- **TASK BRIEF**
From the first record to the last, write out each one exactly.

------ DATA ------

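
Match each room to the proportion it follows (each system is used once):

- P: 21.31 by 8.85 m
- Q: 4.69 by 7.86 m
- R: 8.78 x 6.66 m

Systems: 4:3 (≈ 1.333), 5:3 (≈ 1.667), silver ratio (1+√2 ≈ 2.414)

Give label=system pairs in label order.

P=silver ratio, Q=5:3, R=4:3

Ratios: P ≈ 2.408; Q ≈ 1.676; R ≈ 1.318.
Targets: 4:3 ≈ 1.333; 5:3 ≈ 1.667; silver ratio ≈ 2.414.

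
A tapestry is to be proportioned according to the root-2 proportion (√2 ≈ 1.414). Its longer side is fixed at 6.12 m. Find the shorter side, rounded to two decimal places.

root-2 ≈ 1.41421.
Shorter side = 6.12 ÷ 1.41421 ≈ 4.3275 → 4.33 m.

4.33 m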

------

- **TASK SOLUTION**
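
Match each room to the proportion it follows (each system is used once):

- P: 21.31 by 8.85 m
- Q: 4.69 by 7.86 m
- R: 8.78 x 6.66 m

Systems: 4:3 (≈ 1.333), 5:3 (≈ 1.667), silver ratio (1+√2 ≈ 2.414)

Give label=system pairs in label order.

P=silver ratio, Q=5:3, R=4:3

Ratios: P ≈ 2.408; Q ≈ 1.676; R ≈ 1.318.
Targets: 4:3 ≈ 1.333; 5:3 ≈ 1.667; silver ratio ≈ 2.414.

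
A tapestry is to be proportioned according to the root-2 proportion (√2 ≈ 1.414). Its longer side is fixed at 6.12 m. Find the shorter side, rounded to two decimal places.

root-2 ≈ 1.41421.
Shorter side = 6.12 ÷ 1.41421 ≈ 4.3275 → 4.33 m.

4.33 m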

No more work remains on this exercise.